Where "provides" occurs in a line of the entries below, copy that line.
** DATA IN THIS EXERCISE follows **
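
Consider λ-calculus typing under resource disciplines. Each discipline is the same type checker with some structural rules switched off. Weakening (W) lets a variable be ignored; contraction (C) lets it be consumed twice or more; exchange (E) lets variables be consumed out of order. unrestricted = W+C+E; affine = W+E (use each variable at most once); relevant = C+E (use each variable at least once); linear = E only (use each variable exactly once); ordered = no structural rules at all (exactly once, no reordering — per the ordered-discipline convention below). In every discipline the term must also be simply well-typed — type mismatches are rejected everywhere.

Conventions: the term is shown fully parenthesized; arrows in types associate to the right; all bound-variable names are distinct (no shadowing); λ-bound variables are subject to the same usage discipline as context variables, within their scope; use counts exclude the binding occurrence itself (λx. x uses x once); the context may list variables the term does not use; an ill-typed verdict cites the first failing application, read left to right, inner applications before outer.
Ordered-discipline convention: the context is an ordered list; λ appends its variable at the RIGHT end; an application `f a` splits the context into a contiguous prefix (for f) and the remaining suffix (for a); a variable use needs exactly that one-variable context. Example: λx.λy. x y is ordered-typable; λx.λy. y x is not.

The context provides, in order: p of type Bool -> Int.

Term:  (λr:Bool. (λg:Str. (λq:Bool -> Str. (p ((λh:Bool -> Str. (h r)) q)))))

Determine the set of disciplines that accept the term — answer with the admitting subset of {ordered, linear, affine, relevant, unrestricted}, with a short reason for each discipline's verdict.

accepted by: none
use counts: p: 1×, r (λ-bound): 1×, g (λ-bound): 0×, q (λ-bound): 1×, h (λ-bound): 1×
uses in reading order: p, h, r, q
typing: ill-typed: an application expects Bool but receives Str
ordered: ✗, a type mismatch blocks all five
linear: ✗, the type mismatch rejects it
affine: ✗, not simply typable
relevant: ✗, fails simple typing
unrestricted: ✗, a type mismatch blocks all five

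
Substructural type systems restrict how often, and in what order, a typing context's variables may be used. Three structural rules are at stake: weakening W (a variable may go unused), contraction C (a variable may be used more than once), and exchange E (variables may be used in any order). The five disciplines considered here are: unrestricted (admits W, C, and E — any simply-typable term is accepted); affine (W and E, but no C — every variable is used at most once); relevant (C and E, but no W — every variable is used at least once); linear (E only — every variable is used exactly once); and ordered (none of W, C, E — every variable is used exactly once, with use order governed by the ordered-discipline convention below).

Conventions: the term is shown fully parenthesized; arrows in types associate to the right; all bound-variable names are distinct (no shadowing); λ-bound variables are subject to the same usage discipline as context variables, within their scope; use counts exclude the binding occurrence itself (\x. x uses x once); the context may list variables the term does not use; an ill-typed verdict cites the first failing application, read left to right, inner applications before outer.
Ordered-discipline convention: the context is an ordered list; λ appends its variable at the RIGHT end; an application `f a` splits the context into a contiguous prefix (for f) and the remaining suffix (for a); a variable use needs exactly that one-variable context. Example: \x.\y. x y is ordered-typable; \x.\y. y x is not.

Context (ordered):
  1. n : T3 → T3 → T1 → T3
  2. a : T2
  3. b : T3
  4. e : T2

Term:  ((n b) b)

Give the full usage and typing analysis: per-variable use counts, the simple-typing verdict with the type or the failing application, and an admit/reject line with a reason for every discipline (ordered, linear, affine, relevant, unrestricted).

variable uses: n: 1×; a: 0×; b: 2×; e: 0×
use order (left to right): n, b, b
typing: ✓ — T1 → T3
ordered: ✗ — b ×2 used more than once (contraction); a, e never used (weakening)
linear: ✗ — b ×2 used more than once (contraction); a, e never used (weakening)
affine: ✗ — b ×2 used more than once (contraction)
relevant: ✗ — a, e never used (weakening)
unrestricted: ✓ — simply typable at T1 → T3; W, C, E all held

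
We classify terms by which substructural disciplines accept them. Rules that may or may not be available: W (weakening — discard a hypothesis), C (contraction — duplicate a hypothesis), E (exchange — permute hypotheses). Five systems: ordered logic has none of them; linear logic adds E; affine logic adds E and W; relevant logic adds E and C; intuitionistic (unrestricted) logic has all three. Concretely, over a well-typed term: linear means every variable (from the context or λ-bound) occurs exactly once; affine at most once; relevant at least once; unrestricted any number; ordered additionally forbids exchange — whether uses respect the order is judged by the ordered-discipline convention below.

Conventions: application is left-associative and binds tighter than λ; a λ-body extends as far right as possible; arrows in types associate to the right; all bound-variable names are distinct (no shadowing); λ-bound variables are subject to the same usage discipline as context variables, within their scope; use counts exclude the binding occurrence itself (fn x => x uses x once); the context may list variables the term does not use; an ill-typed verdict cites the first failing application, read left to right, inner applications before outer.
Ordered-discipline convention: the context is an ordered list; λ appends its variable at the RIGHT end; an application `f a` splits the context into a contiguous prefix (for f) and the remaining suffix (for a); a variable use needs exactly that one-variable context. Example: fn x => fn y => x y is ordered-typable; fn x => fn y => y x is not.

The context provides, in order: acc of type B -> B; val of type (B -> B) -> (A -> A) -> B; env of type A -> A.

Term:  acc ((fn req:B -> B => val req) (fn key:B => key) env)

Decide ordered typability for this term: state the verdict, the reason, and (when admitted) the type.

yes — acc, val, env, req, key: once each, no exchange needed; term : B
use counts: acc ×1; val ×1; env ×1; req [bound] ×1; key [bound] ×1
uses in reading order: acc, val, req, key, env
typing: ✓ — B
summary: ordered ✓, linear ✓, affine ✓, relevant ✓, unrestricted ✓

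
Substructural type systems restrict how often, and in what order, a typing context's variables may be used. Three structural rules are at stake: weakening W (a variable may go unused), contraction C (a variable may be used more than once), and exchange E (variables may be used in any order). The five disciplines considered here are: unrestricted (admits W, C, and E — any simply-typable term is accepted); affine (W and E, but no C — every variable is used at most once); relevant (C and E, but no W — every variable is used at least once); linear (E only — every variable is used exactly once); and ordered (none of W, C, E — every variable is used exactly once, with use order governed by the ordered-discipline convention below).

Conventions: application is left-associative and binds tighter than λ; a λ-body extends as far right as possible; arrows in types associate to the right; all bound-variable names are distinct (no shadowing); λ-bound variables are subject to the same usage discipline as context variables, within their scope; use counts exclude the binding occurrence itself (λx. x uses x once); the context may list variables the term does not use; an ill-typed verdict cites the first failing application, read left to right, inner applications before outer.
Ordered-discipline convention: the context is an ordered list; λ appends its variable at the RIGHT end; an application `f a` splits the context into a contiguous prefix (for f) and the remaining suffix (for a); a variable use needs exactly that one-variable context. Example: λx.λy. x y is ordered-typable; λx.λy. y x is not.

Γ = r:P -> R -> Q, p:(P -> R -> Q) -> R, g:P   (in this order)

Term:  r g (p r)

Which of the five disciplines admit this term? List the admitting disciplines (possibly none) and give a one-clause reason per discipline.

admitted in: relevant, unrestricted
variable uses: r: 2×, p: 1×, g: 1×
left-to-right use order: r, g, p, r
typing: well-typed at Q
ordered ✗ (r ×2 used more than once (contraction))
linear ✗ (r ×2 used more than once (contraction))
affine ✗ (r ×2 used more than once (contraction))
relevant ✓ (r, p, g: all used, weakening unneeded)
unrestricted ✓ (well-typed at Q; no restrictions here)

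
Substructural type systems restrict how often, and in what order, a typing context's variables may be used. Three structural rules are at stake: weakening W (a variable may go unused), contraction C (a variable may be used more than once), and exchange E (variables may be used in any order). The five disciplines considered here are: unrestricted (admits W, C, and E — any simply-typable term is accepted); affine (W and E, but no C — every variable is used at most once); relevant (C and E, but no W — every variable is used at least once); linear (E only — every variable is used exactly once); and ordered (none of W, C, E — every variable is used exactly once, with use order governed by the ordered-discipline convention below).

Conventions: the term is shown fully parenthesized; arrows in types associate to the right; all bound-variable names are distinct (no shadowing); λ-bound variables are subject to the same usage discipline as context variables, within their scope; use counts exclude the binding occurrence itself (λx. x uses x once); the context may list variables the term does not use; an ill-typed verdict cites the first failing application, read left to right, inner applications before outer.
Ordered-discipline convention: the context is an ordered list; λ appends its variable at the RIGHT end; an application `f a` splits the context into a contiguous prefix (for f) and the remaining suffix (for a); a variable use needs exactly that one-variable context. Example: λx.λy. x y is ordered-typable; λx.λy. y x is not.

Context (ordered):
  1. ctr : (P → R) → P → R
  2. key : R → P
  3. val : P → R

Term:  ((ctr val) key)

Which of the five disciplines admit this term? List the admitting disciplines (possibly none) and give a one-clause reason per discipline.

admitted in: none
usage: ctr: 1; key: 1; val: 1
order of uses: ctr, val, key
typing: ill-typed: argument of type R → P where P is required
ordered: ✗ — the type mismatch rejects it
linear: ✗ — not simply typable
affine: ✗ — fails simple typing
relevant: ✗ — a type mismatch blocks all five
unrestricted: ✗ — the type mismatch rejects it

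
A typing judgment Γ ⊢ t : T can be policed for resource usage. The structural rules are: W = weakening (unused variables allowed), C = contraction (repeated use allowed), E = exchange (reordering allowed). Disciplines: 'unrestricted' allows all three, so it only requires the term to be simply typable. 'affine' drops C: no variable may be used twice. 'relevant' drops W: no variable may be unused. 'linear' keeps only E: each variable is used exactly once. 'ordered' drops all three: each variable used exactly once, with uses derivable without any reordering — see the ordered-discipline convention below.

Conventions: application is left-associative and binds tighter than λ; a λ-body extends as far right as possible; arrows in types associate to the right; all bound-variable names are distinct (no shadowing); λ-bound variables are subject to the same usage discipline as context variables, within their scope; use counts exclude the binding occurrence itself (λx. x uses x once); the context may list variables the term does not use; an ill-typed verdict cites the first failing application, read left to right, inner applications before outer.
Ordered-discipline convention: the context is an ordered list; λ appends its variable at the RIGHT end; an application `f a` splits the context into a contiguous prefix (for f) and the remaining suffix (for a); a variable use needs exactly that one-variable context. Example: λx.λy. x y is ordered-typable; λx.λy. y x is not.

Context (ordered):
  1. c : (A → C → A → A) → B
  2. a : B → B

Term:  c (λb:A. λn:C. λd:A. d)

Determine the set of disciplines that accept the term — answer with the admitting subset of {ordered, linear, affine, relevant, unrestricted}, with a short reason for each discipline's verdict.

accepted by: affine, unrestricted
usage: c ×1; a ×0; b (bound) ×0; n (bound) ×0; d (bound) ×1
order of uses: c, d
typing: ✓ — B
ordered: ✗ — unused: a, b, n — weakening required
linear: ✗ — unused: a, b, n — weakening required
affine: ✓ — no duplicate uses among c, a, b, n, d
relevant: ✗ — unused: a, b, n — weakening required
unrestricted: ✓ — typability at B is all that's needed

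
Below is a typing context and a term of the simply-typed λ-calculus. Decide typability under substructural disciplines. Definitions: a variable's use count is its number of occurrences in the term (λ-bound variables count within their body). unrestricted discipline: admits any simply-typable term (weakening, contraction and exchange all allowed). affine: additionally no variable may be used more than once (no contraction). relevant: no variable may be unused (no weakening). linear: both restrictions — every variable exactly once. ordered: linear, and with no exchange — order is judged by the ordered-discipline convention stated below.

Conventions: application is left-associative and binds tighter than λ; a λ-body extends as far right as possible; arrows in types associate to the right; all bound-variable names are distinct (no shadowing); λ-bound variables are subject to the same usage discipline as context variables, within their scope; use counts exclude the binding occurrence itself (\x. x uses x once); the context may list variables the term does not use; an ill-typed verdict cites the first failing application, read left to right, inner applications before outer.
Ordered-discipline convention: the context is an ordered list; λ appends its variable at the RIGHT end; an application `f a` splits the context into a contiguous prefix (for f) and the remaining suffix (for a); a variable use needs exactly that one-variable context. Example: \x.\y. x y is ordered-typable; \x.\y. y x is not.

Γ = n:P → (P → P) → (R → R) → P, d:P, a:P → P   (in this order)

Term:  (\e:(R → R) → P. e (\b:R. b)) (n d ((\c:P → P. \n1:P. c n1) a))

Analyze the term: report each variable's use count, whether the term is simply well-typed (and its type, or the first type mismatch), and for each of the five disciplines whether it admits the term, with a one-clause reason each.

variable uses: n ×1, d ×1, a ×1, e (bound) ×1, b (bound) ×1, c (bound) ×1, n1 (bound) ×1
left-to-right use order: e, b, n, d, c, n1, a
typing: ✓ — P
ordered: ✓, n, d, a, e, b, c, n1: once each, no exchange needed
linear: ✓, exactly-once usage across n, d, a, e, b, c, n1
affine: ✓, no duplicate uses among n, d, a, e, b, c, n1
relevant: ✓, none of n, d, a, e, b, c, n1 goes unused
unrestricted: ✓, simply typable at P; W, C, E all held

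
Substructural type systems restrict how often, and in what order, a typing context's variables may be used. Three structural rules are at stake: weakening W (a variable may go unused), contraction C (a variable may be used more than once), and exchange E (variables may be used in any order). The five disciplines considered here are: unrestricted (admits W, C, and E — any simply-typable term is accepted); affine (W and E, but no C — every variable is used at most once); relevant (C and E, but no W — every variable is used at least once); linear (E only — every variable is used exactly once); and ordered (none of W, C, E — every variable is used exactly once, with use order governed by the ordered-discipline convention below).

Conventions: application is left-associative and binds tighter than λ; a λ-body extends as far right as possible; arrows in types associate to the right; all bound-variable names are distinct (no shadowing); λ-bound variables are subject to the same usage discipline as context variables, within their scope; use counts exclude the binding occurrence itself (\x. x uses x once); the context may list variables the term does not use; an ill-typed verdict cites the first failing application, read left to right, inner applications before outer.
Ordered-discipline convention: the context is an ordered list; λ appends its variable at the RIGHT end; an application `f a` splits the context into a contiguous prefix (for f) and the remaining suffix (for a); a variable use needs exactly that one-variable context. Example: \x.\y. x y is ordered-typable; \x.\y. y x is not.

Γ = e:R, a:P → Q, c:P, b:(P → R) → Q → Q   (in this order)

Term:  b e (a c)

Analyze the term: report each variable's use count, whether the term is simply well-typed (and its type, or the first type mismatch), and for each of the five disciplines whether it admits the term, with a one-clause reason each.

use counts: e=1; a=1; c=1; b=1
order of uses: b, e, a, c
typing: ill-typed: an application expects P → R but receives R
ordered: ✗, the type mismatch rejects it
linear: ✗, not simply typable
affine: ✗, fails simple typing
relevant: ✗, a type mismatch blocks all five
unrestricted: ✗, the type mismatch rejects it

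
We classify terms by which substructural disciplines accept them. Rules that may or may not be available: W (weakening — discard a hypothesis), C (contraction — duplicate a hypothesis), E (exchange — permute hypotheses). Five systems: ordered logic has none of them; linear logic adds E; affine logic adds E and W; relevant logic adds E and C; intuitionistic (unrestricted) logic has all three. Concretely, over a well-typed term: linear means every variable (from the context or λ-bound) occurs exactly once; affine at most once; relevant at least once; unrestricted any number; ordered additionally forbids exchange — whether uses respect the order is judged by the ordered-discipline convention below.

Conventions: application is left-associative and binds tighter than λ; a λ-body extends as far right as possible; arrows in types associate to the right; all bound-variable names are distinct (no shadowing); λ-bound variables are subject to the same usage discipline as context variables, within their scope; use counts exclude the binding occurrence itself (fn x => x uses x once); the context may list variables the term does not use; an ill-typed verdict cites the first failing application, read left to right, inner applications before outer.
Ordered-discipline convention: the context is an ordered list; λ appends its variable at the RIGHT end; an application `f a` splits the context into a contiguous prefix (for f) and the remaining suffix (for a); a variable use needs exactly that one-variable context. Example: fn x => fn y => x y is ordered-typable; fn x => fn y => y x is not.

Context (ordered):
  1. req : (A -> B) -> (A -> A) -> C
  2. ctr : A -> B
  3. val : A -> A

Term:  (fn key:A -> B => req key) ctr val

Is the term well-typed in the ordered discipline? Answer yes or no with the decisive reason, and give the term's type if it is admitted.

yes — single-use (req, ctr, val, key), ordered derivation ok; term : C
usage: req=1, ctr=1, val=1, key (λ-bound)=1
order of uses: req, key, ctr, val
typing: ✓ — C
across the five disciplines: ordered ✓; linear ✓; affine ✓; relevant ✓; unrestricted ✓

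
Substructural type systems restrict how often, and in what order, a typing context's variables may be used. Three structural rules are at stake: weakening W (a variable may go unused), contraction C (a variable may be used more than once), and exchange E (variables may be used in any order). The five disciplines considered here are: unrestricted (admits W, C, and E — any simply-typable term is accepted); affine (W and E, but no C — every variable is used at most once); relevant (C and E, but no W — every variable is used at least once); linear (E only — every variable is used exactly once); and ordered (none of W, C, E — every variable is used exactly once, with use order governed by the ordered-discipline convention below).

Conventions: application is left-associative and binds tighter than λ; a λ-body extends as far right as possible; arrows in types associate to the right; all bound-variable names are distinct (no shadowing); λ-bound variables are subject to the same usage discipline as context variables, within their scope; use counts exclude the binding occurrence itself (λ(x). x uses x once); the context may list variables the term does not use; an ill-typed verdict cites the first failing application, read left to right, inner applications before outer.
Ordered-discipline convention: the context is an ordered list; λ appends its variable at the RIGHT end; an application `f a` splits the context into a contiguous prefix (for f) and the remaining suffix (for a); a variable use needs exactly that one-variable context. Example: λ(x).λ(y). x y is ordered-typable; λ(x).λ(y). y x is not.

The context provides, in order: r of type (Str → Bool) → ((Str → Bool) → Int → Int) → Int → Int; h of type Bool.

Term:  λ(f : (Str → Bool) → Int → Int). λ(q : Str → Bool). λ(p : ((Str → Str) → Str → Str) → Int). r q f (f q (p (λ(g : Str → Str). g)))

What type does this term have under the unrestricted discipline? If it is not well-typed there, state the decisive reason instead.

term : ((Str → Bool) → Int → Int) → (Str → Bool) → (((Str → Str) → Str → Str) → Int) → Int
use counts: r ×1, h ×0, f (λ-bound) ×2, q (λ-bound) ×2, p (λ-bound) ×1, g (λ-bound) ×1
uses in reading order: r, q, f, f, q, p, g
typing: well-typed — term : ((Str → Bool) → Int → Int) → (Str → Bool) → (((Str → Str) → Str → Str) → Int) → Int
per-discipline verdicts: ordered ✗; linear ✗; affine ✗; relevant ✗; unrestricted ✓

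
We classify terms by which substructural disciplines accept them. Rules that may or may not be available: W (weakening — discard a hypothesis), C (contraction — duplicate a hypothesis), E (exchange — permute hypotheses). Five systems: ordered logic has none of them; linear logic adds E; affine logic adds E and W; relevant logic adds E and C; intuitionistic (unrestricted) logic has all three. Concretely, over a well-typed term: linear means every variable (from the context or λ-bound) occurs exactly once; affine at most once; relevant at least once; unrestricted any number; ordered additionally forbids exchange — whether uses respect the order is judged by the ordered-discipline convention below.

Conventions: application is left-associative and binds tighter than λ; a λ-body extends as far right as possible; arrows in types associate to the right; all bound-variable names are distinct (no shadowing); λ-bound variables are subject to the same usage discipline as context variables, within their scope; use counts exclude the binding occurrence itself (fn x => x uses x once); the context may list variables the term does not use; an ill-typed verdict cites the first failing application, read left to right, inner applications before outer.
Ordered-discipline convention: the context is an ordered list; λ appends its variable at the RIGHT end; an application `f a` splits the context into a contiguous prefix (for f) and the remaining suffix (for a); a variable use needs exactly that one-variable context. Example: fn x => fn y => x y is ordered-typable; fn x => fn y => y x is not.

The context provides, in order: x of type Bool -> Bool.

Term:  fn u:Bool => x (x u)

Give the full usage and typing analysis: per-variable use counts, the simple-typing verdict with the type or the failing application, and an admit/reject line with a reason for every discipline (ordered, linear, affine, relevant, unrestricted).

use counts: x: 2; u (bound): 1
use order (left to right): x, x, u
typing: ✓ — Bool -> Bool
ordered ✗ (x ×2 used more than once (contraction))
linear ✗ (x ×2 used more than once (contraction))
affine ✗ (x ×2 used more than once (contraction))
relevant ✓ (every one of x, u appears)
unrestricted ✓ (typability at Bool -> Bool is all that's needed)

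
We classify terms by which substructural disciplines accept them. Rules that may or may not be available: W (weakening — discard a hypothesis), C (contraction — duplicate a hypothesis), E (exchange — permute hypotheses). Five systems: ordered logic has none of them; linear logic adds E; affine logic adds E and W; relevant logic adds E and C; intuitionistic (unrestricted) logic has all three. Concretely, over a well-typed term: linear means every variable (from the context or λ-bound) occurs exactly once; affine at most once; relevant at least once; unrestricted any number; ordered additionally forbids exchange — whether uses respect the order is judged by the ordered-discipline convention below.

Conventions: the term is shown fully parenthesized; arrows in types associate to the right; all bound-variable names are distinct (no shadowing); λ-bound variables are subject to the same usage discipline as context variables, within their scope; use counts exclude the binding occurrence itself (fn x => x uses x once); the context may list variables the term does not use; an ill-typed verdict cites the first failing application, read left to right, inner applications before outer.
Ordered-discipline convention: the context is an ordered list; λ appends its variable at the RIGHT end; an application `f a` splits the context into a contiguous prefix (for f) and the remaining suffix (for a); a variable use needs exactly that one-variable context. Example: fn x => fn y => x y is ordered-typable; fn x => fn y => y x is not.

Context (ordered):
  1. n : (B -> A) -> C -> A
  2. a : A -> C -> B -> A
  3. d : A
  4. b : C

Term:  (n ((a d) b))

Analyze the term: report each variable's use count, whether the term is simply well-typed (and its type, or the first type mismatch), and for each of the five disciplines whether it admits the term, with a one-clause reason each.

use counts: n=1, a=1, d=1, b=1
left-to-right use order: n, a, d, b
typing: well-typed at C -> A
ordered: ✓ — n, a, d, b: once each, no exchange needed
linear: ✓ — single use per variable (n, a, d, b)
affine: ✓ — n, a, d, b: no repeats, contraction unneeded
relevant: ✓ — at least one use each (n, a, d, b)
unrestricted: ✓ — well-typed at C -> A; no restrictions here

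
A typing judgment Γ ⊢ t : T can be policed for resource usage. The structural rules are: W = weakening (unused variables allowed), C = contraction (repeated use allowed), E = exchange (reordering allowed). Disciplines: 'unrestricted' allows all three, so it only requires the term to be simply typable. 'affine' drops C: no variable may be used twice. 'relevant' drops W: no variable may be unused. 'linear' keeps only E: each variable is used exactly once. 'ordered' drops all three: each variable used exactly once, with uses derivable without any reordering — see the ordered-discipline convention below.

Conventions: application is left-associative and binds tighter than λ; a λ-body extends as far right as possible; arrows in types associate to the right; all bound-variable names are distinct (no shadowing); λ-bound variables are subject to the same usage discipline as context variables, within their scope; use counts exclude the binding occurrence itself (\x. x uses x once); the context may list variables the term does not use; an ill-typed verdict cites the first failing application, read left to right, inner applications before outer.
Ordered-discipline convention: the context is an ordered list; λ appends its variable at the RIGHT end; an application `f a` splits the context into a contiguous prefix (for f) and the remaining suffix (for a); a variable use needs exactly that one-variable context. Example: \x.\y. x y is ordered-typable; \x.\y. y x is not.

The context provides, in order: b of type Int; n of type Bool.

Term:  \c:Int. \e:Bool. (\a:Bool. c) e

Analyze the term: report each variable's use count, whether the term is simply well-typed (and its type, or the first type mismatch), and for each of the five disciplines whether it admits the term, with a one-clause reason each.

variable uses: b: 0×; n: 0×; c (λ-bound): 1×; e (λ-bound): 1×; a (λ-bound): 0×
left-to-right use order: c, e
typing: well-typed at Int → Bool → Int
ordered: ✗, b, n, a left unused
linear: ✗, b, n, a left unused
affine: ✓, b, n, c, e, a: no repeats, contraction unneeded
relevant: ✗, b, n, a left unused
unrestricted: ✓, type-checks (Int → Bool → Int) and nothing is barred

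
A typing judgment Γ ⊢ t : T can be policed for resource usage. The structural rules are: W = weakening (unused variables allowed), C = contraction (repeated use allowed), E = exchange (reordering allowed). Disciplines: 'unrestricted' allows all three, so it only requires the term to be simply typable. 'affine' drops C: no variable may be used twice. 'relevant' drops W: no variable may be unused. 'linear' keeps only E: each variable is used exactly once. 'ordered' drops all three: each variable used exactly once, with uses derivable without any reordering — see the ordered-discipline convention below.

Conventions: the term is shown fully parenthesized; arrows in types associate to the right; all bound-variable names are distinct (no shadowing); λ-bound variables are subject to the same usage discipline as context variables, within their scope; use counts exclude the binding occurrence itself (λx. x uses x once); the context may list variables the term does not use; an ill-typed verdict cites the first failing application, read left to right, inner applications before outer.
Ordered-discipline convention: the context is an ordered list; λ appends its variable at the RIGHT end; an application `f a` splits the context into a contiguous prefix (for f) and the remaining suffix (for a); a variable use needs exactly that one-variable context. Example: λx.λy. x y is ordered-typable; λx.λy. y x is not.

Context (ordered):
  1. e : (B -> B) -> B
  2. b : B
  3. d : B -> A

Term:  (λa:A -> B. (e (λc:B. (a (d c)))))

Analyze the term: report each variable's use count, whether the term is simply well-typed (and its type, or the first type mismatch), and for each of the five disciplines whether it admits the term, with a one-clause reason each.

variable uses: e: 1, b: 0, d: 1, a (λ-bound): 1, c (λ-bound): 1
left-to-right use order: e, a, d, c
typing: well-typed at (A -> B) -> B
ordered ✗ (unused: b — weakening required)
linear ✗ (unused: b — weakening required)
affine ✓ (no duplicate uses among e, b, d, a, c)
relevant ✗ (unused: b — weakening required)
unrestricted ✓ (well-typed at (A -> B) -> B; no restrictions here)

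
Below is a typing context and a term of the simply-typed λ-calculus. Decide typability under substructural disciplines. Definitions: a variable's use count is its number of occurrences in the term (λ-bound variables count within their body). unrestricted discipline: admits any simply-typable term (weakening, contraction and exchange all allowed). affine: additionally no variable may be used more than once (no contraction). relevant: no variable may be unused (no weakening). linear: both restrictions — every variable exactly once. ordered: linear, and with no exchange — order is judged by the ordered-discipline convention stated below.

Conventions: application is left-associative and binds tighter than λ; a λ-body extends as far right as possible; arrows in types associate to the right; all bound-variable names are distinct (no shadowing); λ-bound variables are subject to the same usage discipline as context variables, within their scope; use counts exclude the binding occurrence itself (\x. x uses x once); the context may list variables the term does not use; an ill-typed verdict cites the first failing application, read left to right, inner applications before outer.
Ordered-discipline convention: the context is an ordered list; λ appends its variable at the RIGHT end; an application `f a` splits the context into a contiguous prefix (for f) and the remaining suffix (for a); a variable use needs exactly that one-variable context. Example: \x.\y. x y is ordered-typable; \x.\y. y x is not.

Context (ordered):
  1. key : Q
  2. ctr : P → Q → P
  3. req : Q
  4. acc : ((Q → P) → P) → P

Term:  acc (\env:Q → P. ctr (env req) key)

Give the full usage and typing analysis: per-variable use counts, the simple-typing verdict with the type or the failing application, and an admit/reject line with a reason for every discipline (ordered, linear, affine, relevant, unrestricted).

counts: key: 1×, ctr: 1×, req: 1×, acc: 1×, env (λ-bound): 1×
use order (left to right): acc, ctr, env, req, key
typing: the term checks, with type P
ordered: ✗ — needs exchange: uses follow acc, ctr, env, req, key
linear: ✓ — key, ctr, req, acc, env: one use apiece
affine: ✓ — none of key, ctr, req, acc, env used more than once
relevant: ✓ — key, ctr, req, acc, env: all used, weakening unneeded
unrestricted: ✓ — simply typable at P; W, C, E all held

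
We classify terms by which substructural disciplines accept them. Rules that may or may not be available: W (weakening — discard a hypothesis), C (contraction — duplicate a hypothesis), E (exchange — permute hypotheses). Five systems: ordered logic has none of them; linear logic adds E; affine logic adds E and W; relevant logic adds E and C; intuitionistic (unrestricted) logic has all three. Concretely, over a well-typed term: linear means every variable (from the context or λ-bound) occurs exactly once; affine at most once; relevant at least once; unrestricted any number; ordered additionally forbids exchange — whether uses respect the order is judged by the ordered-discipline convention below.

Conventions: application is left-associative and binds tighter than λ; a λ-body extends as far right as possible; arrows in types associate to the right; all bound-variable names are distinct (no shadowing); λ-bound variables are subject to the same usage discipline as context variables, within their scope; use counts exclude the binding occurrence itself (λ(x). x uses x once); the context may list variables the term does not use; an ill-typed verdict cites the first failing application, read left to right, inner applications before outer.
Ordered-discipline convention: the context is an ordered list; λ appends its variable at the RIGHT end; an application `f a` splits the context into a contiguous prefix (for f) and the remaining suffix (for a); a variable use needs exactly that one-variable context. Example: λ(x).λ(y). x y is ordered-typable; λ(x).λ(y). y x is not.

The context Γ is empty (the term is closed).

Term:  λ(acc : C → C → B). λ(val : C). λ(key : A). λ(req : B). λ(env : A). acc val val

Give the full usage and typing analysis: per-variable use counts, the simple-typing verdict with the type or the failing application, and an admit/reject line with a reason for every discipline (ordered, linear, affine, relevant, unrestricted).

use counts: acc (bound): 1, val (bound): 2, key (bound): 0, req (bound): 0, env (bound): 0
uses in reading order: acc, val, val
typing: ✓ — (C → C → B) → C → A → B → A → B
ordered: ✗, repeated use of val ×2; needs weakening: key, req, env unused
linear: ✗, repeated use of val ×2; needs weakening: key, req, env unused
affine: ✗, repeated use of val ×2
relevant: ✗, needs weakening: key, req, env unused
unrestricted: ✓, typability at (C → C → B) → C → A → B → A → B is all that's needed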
** End of DATA IN THIS EXERCISE **
**PROBLEM SOLUTION**
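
The context provides, in order: p of type Bool -> Int.
The context provides, in order: acc of type B -> B; val of type (B -> B) -> (A -> A) -> B; env of type A -> A.
The context provides, in order: r of type (Str → Bool) → ((Str → Bool) → Int → Int) → Int → Int; h of type Bool.
The context provides, in order: x of type Bool -> Bool.
The context provides, in order: b of type Int; n of type Bool.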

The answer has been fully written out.